Stored items from a collection
○ ○ ○ ○ ○
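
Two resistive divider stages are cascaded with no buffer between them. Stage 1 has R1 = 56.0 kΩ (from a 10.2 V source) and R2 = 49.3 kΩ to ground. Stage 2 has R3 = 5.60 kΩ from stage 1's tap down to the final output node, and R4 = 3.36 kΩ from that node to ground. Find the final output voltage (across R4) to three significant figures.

V_out ≈ 0.456 V

Stage 2 presents R3+R4 = 8.960 kΩ as a load on stage 1's tap.
Stage 1's lower leg becomes R2‖(R3+R4) = 7.582 kΩ, so V_mid = 10.2 × 7.582/63.58 = 1.216 V.
Stage 2 is itself unloaded: V_out = V_mid × R4/(R3+R4) = 1.216 × 3.36/8.960 = 0.456 V.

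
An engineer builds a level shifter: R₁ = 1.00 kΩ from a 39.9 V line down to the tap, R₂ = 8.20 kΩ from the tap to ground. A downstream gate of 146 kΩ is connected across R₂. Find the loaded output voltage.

V_out ≈ 35.3 V

The load sits in parallel with R₂: R₂‖R_L = (8.20 × 146) / (8.20 + 146) = 7.764 kΩ.
V_out = 39.9 × 7.764 / (1.00 + 7.764) = 39.9 × 7.764/8.764 = 35.3 V.
(Unloaded it would have been 35.6 V.)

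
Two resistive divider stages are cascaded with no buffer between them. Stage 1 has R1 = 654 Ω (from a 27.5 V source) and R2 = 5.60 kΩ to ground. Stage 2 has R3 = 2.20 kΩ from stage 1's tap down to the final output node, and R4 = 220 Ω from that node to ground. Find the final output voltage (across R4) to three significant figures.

Stage 2 presents R3+R4 = 2420 Ω as a load on stage 1's tap.
Stage 1's lower leg becomes R2‖(R3+R4) = 1690 Ω, so V_mid = 27.5 × 1690/2344 = 19.83 V.
Stage 2 is itself unloaded: V_out = V_mid × R4/(R3+R4) = 19.83 × 220/2420 = 1.80 V.

V_out ≈ 1.80 V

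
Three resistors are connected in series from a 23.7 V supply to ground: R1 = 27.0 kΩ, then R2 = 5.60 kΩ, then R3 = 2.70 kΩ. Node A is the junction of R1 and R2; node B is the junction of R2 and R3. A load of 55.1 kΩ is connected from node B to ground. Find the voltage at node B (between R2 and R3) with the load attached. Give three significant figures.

V ≈ 1.73 V

At node B, R3 is in parallel with the load: R3‖R_L = 2.574 kΩ.
Below node A the resistance is R2 + (R3‖R_L) = 8.174 kΩ, so V_A = 23.7 × 8.174/35.17 = 5.508 V.
Then V_B = V_A × (R3‖R_L)/(R2 + R3‖R_L) = 5.508 × 2.574/8.174 = 1.73 V.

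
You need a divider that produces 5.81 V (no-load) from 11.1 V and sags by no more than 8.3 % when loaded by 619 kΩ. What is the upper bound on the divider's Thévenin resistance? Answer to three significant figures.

Loading drop = R_th/(R_th + R_L) ≤ 0.0830, so R_th ≤ R_L · ε/(1−ε) = 619 kΩ × 0.0830/0.9170 = 56.0 kΩ.

R_th ≤ 56.0 kΩ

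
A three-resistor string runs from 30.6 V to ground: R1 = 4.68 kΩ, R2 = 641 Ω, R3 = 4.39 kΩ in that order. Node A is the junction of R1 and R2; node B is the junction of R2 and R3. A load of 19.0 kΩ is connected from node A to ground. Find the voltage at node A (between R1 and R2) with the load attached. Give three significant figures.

Below node A the series string R2+R3 = 5031 Ω sits in parallel with the 19000 Ω load: 3978 Ω.
V_A = 30.6 × 3978/(4680 + 3978) = 14.1 V.

V ≈ 14.1 V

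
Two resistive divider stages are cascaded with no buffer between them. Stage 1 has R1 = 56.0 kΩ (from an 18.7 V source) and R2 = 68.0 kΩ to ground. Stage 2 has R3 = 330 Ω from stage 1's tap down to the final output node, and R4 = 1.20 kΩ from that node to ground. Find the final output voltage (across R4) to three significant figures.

Stage 2 presents R3+R4 = 1530 Ω as a load on stage 1's tap.
Stage 1's lower leg becomes R2‖(R3+R4) = 1496 Ω, so V_mid = 18.7 × 1496/57500 = 0.4867 V.
Stage 2 is itself unloaded: V_out = V_mid × R4/(R3+R4) = 0.4867 × 1200/1530 = 0.382 V.

V_out ≈ 0.382 V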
○ ○ ○ ○ ○
## [Activity]
Your task is to copy every entry above, exactly as written.

## [Written response]
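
Two resistive divider stages are cascaded with no buffer between them. Stage 1 has R1 = 56.0 kΩ (from a 10.2 V source) and R2 = 49.3 kΩ to ground. Stage 2 has R3 = 5.60 kΩ from stage 1's tap down to the final output node, and R4 = 3.36 kΩ from that node to ground. Find the final output voltage (across R4) to three significant figures.

V_out ≈ 0.456 V

Stage 2 presents R3+R4 = 8.960 kΩ as a load on stage 1's tap.
Stage 1's lower leg becomes R2‖(R3+R4) = 7.582 kΩ, so V_mid = 10.2 × 7.582/63.58 = 1.216 V.
Stage 2 is itself unloaded: V_out = V_mid × R4/(R3+R4) = 1.216 × 3.36/8.960 = 0.456 V.

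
An engineer builds a level shifter: R₁ = 1.00 kΩ from a 39.9 V line down to the tap, R₂ = 8.20 kΩ from the tap to ground. A downstream gate of 146 kΩ is connected across R₂. Find the loaded output voltage.

V_out ≈ 35.3 V

The load sits in parallel with R₂: R₂‖R_L = (8.20 × 146) / (8.20 + 146) = 7.764 kΩ.
V_out = 39.9 × 7.764 / (1.00 + 7.764) = 39.9 × 7.764/8.764 = 35.3 V.
(Unloaded it would have been 35.6 V.)

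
Two resistive divider stages are cascaded with no buffer between them. Stage 1 has R1 = 654 Ω (from a 27.5 V source) and R2 = 5.60 kΩ to ground. Stage 2 has R3 = 2.20 kΩ from stage 1's tap down to the final output node, and R4 = 220 Ω from that node to ground. Find the final output voltage (across R4) to three significant figures.

Stage 2 presents R3+R4 = 2420 Ω as a load on stage 1's tap.
Stage 1's lower leg becomes R2‖(R3+R4) = 1690 Ω, so V_mid = 27.5 × 1690/2344 = 19.83 V.
Stage 2 is itself unloaded: V_out = V_mid × R4/(R3+R4) = 19.83 × 220/2420 = 1.80 V.

V_out ≈ 1.80 V

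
Three resistors are connected in series from a 23.7 V supply to ground: R1 = 27.0 kΩ, then R2 = 5.60 kΩ, then R3 = 2.70 kΩ. Node A is the junction of R1 and R2; node B is the junction of R2 and R3. A load of 55.1 kΩ is connected from node B to ground. Find the voltage at node B (between R2 and R3) with the load attached. Give three significant figures.

V ≈ 1.73 V

At node B, R3 is in parallel with the load: R3‖R_L = 2.574 kΩ.
Below node A the resistance is R2 + (R3‖R_L) = 8.174 kΩ, so V_A = 23.7 × 8.174/35.17 = 5.508 V.
Then V_B = V_A × (R3‖R_L)/(R2 + R3‖R_L) = 5.508 × 2.574/8.174 = 1.73 V.

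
You need a divider that produces 5.81 V (no-load) from 11.1 V and sags by no more than 8.3 % when loaded by 619 kΩ. What is the upper bound on the divider's Thévenin resistance? Answer to three significant figures.

Loading drop = R_th/(R_th + R_L) ≤ 0.0830, so R_th ≤ R_L · ε/(1−ε) = 619 kΩ × 0.0830/0.9170 = 56.0 kΩ.

R_th ≤ 56.0 kΩ

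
A three-resistor string runs from 30.6 V to ground: R1 = 4.68 kΩ, R2 = 641 Ω, R3 = 4.39 kΩ in that order. Node A is the junction of R1 and R2; node B is the junction of R2 and R3. A load of 19.0 kΩ is connected from node A to ground. Find the voltage at node A (between R1 and R2) with the load attached. Give three significant figures.

Below node A the series string R2+R3 = 5031 Ω sits in parallel with the 19000 Ω load: 3978 Ω.
V_A = 30.6 × 3978/(4680 + 3978) = 14.1 V.

V ≈ 14.1 V

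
Two resistive divider stages are cascaded with no buffer between them. Stage 1 has R1 = 56.0 kΩ (from an 18.7 V source) and R2 = 68.0 kΩ to ground. Stage 2 has R3 = 330 Ω from stage 1's tap down to the final output node, and R4 = 1.20 kΩ from that node to ground. Find the final output voltage (across R4) to three significant figures.

Stage 2 presents R3+R4 = 1530 Ω as a load on stage 1's tap.
Stage 1's lower leg becomes R2‖(R3+R4) = 1496 Ω, so V_mid = 18.7 × 1496/57500 = 0.4867 V.
Stage 2 is itself unloaded: V_out = V_mid × R4/(R3+R4) = 0.4867 × 1200/1530 = 0.382 V.

V_out ≈ 0.382 V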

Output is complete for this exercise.